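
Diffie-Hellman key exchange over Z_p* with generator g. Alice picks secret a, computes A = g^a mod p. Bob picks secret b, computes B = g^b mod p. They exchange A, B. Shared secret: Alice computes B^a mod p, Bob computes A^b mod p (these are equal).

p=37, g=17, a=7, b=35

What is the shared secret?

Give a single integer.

Answer: 5

Derivation:
A = 17^7 mod 37  (bits of 7 = 111)
  bit 0 = 1: r = r^2 * 17 mod 37 = 1^2 * 17 = 1*17 = 17
  bit 1 = 1: r = r^2 * 17 mod 37 = 17^2 * 17 = 30*17 = 29
  bit 2 = 1: r = r^2 * 17 mod 37 = 29^2 * 17 = 27*17 = 15
  -> A = 15
B = 17^35 mod 37  (bits of 35 = 100011)
  bit 0 = 1: r = r^2 * 17 mod 37 = 1^2 * 17 = 1*17 = 17
  bit 1 = 0: r = r^2 mod 37 = 17^2 = 30
  bit 2 = 0: r = r^2 mod 37 = 30^2 = 12
  bit 3 = 0: r = r^2 mod 37 = 12^2 = 33
  bit 4 = 1: r = r^2 * 17 mod 37 = 33^2 * 17 = 16*17 = 13
  bit 5 = 1: r = r^2 * 17 mod 37 = 13^2 * 17 = 21*17 = 24
  -> B = 24
s = B^a = 24^7 mod 37  (bits of 7 = 111)
  bit 0 = 1: r = r^2 * 24 mod 37 = 1^2 * 24 = 1*24 = 24
  bit 1 = 1: r = r^2 * 24 mod 37 = 24^2 * 24 = 21*24 = 23
  bit 2 = 1: r = r^2 * 24 mod 37 = 23^2 * 24 = 11*24 = 5
  -> s = B^a = 5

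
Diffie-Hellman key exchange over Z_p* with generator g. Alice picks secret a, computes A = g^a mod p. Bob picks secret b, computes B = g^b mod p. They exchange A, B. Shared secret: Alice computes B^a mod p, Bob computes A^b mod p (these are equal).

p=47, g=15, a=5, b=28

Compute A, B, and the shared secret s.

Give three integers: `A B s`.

Answer: 43 4 37

Derivation:
A = 15^5 mod 47  (bits of 5 = 101)
  bit 0 = 1: r = r^2 * 15 mod 47 = 1^2 * 15 = 1*15 = 15
  bit 1 = 0: r = r^2 mod 47 = 15^2 = 37
  bit 2 = 1: r = r^2 * 15 mod 47 = 37^2 * 15 = 6*15 = 43
  -> A = 43
B = 15^28 mod 47  (bits of 28 = 11100)
  bit 0 = 1: r = r^2 * 15 mod 47 = 1^2 * 15 = 1*15 = 15
  bit 1 = 1: r = r^2 * 15 mod 47 = 15^2 * 15 = 37*15 = 38
  bit 2 = 1: r = r^2 * 15 mod 47 = 38^2 * 15 = 34*15 = 40
  bit 3 = 0: r = r^2 mod 47 = 40^2 = 2
  bit 4 = 0: r = r^2 mod 47 = 2^2 = 4
  -> B = 4
s = B^a = 4^5 mod 47  (bits of 5 = 101)
  bit 0 = 1: r = r^2 * 4 mod 47 = 1^2 * 4 = 1*4 = 4
  bit 1 = 0: r = r^2 mod 47 = 4^2 = 16
  bit 2 = 1: r = r^2 * 4 mod 47 = 16^2 * 4 = 21*4 = 37
  -> s = B^a = 37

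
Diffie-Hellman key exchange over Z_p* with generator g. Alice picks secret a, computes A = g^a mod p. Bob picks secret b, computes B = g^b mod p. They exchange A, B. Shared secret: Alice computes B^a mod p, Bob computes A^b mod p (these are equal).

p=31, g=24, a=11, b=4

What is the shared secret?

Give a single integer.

Answer: 9

Derivation:
A = 24^11 mod 31  (bits of 11 = 1011)
  bit 0 = 1: r = r^2 * 24 mod 31 = 1^2 * 24 = 1*24 = 24
  bit 1 = 0: r = r^2 mod 31 = 24^2 = 18
  bit 2 = 1: r = r^2 * 24 mod 31 = 18^2 * 24 = 14*24 = 26
  bit 3 = 1: r = r^2 * 24 mod 31 = 26^2 * 24 = 25*24 = 11
  -> A = 11
B = 24^4 mod 31  (bits of 4 = 100)
  bit 0 = 1: r = r^2 * 24 mod 31 = 1^2 * 24 = 1*24 = 24
  bit 1 = 0: r = r^2 mod 31 = 24^2 = 18
  bit 2 = 0: r = r^2 mod 31 = 18^2 = 14
  -> B = 14
s = B^a = 14^11 mod 31  (bits of 11 = 1011)
  bit 0 = 1: r = r^2 * 14 mod 31 = 1^2 * 14 = 1*14 = 14
  bit 1 = 0: r = r^2 mod 31 = 14^2 = 10
  bit 2 = 1: r = r^2 * 14 mod 31 = 10^2 * 14 = 7*14 = 5
  bit 3 = 1: r = r^2 * 14 mod 31 = 5^2 * 14 = 25*14 = 9
  -> s = B^a = 9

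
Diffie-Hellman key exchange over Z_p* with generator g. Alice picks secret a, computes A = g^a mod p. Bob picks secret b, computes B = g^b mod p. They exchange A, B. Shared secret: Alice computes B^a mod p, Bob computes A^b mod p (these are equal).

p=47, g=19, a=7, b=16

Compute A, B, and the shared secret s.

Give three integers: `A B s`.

Answer: 30 36 16

Derivation:
A = 19^7 mod 47  (bits of 7 = 111)
  bit 0 = 1: r = r^2 * 19 mod 47 = 1^2 * 19 = 1*19 = 19
  bit 1 = 1: r = r^2 * 19 mod 47 = 19^2 * 19 = 32*19 = 44
  bit 2 = 1: r = r^2 * 19 mod 47 = 44^2 * 19 = 9*19 = 30
  -> A = 30
B = 19^16 mod 47  (bits of 16 = 10000)
  bit 0 = 1: r = r^2 * 19 mod 47 = 1^2 * 19 = 1*19 = 19
  bit 1 = 0: r = r^2 mod 47 = 19^2 = 32
  bit 2 = 0: r = r^2 mod 47 = 32^2 = 37
  bit 3 = 0: r = r^2 mod 47 = 37^2 = 6
  bit 4 = 0: r = r^2 mod 47 = 6^2 = 36
  -> B = 36
s = B^a = 36^7 mod 47  (bits of 7 = 111)
  bit 0 = 1: r = r^2 * 36 mod 47 = 1^2 * 36 = 1*36 = 36
  bit 1 = 1: r = r^2 * 36 mod 47 = 36^2 * 36 = 27*36 = 32
  bit 2 = 1: r = r^2 * 36 mod 47 = 32^2 * 36 = 37*36 = 16
  -> s = B^a = 16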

- - - -

*PROBLEM STATEMENT*
Transcribe every record above exactly.

*TASK SOLUTION*
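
Diffie-Hellman key exchange over Z_p* with generator g. Alice picks secret a, computes A = g^a mod p. Bob picks secret b, computes B = g^b mod p. They exchange A, B. Shared secret: Alice computes B^a mod p, Bob computes A^b mod p (these are equal).

p=37, g=17, a=7, b=35

What is the shared secret?

Give a single integer.

Answer: 5

Derivation:
A = 17^7 mod 37  (bits of 7 = 111)
  bit 0 = 1: r = r^2 * 17 mod 37 = 1^2 * 17 = 1*17 = 17
  bit 1 = 1: r = r^2 * 17 mod 37 = 17^2 * 17 = 30*17 = 29
  bit 2 = 1: r = r^2 * 17 mod 37 = 29^2 * 17 = 27*17 = 15
  -> A = 15
B = 17^35 mod 37  (bits of 35 = 100011)
  bit 0 = 1: r = r^2 * 17 mod 37 = 1^2 * 17 = 1*17 = 17
  bit 1 = 0: r = r^2 mod 37 = 17^2 = 30
  bit 2 = 0: r = r^2 mod 37 = 30^2 = 12
  bit 3 = 0: r = r^2 mod 37 = 12^2 = 33
  bit 4 = 1: r = r^2 * 17 mod 37 = 33^2 * 17 = 16*17 = 13
  bit 5 = 1: r = r^2 * 17 mod 37 = 13^2 * 17 = 21*17 = 24
  -> B = 24
s = B^a = 24^7 mod 37  (bits of 7 = 111)
  bit 0 = 1: r = r^2 * 24 mod 37 = 1^2 * 24 = 1*24 = 24
  bit 1 = 1: r = r^2 * 24 mod 37 = 24^2 * 24 = 21*24 = 23
  bit 2 = 1: r = r^2 * 24 mod 37 = 23^2 * 24 = 11*24 = 5
  -> s = B^a = 5

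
Diffie-Hellman key exchange over Z_p* with generator g. Alice picks secret a, computes A = g^a mod p. Bob picks secret b, computes B = g^b mod p. They exchange A, B. Shared secret: Alice computes B^a mod p, Bob computes A^b mod p (these are equal).

p=47, g=15, a=5, b=28

Compute A, B, and the shared secret s.

Give three integers: `A B s`.

Answer: 43 4 37

Derivation:
A = 15^5 mod 47  (bits of 5 = 101)
  bit 0 = 1: r = r^2 * 15 mod 47 = 1^2 * 15 = 1*15 = 15
  bit 1 = 0: r = r^2 mod 47 = 15^2 = 37
  bit 2 = 1: r = r^2 * 15 mod 47 = 37^2 * 15 = 6*15 = 43
  -> A = 43
B = 15^28 mod 47  (bits of 28 = 11100)
  bit 0 = 1: r = r^2 * 15 mod 47 = 1^2 * 15 = 1*15 = 15
  bit 1 = 1: r = r^2 * 15 mod 47 = 15^2 * 15 = 37*15 = 38
  bit 2 = 1: r = r^2 * 15 mod 47 = 38^2 * 15 = 34*15 = 40
  bit 3 = 0: r = r^2 mod 47 = 40^2 = 2
  bit 4 = 0: r = r^2 mod 47 = 2^2 = 4
  -> B = 4
s = B^a = 4^5 mod 47  (bits of 5 = 101)
  bit 0 = 1: r = r^2 * 4 mod 47 = 1^2 * 4 = 1*4 = 4
  bit 1 = 0: r = r^2 mod 47 = 4^2 = 16
  bit 2 = 1: r = r^2 * 4 mod 47 = 16^2 * 4 = 21*4 = 37
  -> s = B^a = 37

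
Diffie-Hellman key exchange over Z_p* with generator g. Alice picks secret a, computes A = g^a mod p. Bob picks secret b, computes B = g^b mod p. They exchange A, B. Shared secret: Alice computes B^a mod p, Bob computes A^b mod p (these are equal).

p=31, g=24, a=11, b=4

What is the shared secret?

Give a single integer.

Answer: 9

Derivation:
A = 24^11 mod 31  (bits of 11 = 1011)
  bit 0 = 1: r = r^2 * 24 mod 31 = 1^2 * 24 = 1*24 = 24
  bit 1 = 0: r = r^2 mod 31 = 24^2 = 18
  bit 2 = 1: r = r^2 * 24 mod 31 = 18^2 * 24 = 14*24 = 26
  bit 3 = 1: r = r^2 * 24 mod 31 = 26^2 * 24 = 25*24 = 11
  -> A = 11
B = 24^4 mod 31  (bits of 4 = 100)
  bit 0 = 1: r = r^2 * 24 mod 31 = 1^2 * 24 = 1*24 = 24
  bit 1 = 0: r = r^2 mod 31 = 24^2 = 18
  bit 2 = 0: r = r^2 mod 31 = 18^2 = 14
  -> B = 14
s = B^a = 14^11 mod 31  (bits of 11 = 1011)
  bit 0 = 1: r = r^2 * 14 mod 31 = 1^2 * 14 = 1*14 = 14
  bit 1 = 0: r = r^2 mod 31 = 14^2 = 10
  bit 2 = 1: r = r^2 * 14 mod 31 = 10^2 * 14 = 7*14 = 5
  bit 3 = 1: r = r^2 * 14 mod 31 = 5^2 * 14 = 25*14 = 9
  -> s = B^a = 9

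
Diffie-Hellman key exchange over Z_p* with generator g. Alice picks secret a, computes A = g^a mod p. Bob picks secret b, computes B = g^b mod p. They exchange A, B. Shared secret: Alice computes B^a mod p, Bob computes A^b mod p (these are equal).

p=47, g=19, a=7, b=16

Compute A, B, and the shared secret s.

Give three integers: `A B s`.

Answer: 30 36 16

Derivation:
A = 19^7 mod 47  (bits of 7 = 111)
  bit 0 = 1: r = r^2 * 19 mod 47 = 1^2 * 19 = 1*19 = 19
  bit 1 = 1: r = r^2 * 19 mod 47 = 19^2 * 19 = 32*19 = 44
  bit 2 = 1: r = r^2 * 19 mod 47 = 44^2 * 19 = 9*19 = 30
  -> A = 30
B = 19^16 mod 47  (bits of 16 = 10000)
  bit 0 = 1: r = r^2 * 19 mod 47 = 1^2 * 19 = 1*19 = 19
  bit 1 = 0: r = r^2 mod 47 = 19^2 = 32
  bit 2 = 0: r = r^2 mod 47 = 32^2 = 37
  bit 3 = 0: r = r^2 mod 47 = 37^2 = 6
  bit 4 = 0: r = r^2 mod 47 = 6^2 = 36
  -> B = 36
s = B^a = 36^7 mod 47  (bits of 7 = 111)
  bit 0 = 1: r = r^2 * 36 mod 47 = 1^2 * 36 = 1*36 = 36
  bit 1 = 1: r = r^2 * 36 mod 47 = 36^2 * 36 = 27*36 = 32
  bit 2 = 1: r = r^2 * 36 mod 47 = 32^2 * 36 = 37*36 = 16
  -> s = B^a = 16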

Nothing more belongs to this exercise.